■ Work request ■
Transcribe the listing below only from the line with "(10.02 N) *" up to and including the line with "0.1631 parsec +".

■ Provided entries ■
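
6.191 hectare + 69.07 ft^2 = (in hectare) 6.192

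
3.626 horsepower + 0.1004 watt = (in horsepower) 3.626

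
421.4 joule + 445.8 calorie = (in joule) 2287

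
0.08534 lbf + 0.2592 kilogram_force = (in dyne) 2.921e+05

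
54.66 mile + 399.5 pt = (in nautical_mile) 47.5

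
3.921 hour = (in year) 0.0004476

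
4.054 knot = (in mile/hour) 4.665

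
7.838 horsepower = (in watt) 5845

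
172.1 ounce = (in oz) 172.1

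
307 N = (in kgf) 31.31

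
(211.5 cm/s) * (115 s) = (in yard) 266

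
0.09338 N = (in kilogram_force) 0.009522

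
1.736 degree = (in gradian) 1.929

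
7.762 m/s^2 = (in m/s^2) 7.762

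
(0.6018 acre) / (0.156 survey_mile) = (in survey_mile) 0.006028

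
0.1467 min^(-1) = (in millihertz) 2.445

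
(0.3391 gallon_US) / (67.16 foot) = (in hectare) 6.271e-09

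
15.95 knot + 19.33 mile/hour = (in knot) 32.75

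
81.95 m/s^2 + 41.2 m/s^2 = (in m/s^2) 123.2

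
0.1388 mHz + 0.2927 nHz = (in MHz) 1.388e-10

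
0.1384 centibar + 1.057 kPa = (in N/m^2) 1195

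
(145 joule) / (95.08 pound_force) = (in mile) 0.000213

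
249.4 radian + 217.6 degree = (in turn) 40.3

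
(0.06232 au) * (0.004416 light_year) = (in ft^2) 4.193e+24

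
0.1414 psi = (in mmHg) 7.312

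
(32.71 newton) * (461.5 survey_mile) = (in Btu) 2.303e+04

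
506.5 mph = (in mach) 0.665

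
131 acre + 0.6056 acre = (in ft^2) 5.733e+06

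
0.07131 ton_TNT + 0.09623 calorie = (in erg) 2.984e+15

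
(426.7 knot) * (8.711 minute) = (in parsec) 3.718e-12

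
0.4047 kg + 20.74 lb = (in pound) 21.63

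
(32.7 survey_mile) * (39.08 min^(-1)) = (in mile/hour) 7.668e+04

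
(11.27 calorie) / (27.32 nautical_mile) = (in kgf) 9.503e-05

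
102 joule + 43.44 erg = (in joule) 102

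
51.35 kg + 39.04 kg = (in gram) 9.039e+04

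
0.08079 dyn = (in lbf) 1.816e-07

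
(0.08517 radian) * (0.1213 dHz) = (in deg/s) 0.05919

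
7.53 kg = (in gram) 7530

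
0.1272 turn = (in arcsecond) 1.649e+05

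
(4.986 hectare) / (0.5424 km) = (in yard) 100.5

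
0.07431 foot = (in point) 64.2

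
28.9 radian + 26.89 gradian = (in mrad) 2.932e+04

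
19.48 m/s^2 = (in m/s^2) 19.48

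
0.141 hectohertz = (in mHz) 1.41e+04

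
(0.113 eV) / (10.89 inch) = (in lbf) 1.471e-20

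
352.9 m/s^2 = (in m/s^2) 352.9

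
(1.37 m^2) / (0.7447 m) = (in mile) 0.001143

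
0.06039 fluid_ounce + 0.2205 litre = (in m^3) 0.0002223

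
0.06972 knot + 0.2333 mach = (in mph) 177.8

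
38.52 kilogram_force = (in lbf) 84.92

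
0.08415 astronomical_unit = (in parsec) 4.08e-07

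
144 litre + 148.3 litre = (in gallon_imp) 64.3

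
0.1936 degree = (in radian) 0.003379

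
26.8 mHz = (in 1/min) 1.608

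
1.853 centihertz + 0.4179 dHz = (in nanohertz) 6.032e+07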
==
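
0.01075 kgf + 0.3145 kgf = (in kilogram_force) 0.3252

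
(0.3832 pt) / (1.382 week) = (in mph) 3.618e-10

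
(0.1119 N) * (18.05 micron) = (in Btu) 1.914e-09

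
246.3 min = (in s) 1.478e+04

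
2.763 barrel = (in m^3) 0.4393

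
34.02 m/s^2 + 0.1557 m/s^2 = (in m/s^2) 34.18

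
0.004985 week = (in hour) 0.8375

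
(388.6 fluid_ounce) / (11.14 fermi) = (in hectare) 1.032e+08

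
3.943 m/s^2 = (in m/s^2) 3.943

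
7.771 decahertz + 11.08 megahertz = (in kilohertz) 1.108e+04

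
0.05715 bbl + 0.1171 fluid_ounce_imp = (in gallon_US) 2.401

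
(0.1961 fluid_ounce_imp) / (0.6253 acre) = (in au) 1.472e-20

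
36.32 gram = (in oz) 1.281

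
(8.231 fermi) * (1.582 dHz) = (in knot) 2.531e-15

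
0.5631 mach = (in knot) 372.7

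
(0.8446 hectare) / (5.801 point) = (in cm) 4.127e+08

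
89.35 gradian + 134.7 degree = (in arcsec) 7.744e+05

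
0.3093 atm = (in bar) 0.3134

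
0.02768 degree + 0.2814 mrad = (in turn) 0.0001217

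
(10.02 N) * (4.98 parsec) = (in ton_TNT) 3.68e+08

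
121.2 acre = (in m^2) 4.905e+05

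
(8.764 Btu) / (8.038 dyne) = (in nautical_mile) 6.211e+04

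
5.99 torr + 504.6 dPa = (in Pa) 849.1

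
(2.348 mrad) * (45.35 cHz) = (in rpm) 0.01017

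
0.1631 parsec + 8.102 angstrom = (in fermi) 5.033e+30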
--
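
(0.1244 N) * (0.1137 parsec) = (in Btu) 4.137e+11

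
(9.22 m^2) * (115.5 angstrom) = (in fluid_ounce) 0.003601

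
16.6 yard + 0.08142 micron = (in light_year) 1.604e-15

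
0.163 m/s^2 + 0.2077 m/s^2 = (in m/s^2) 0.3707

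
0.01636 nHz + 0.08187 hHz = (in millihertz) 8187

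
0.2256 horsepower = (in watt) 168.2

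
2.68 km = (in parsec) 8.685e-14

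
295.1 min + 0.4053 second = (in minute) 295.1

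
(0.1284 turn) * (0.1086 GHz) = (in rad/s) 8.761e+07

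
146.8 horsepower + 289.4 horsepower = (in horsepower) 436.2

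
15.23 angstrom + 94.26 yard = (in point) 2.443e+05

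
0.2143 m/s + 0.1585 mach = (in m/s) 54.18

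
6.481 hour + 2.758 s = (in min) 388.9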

■ Solution to this problem ■
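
(10.02 N) * (4.98 parsec) = (in ton_TNT) 3.68e+08

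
121.2 acre = (in m^2) 4.905e+05

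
(8.764 Btu) / (8.038 dyne) = (in nautical_mile) 6.211e+04

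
5.99 torr + 504.6 dPa = (in Pa) 849.1

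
(2.348 mrad) * (45.35 cHz) = (in rpm) 0.01017

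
0.1631 parsec + 8.102 angstrom = (in fermi) 5.033e+30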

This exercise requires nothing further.